▸ EXERCISE AIM
Would you repeat, exactly as given, the line with "10), (-7, 9), (-2, -4)" and every line after it to the end of the entries?

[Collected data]
>>>
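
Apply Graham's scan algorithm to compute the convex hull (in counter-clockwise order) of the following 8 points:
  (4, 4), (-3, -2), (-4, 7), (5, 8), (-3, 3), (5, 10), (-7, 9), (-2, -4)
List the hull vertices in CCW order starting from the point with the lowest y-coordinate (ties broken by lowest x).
Hull (CCW) = [(-2, -4), (4, 4), (5, 8), (5, 10), (-7, 9), (-3, -2)]

Graham scan procedure:
  1. Find the pivot p₀ = point with lowest y (tie → lowest x): (-2, -4).
  2. Sort the remaining points by polar angle around p₀.
  3. Walk through sorted points, maintaining a stack; pop the top while the last three entries make a non-left turn (cross product ≤ 0).
  4. Final stack is the convex hull in CCW order: (-2, -4), (4, 4), (5, 8), (5, 10), (-7, 9), (-3, -2).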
<<<
▸ WRITTEN ANSWER
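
  (4, 4), (-3, -2), (-4, 7), (5, 8), (-3, 3), (5, 10), (-7, 9), (-2, -4)
List the hull vertices in CCW order starting from the point with the lowest y-coordinate (ties broken by lowest x).
Hull (CCW) = [(-2, -4), (4, 4), (5, 8), (5, 10), (-7, 9), (-3, -2)]

Graham scan procedure:
  1. Find the pivot p₀ = point with lowest y (tie → lowest x): (-2, -4).
  2. Sort the remaining points by polar angle around p₀.
  3. Walk through sorted points, maintaining a stack; pop the top while the last three entries make a non-left turn (cross product ≤ 0).
  4. Final stack is the convex hull in CCW order: (-2, -4), (4, 4), (5, 8), (5, 10), (-7, 9), (-3, -2).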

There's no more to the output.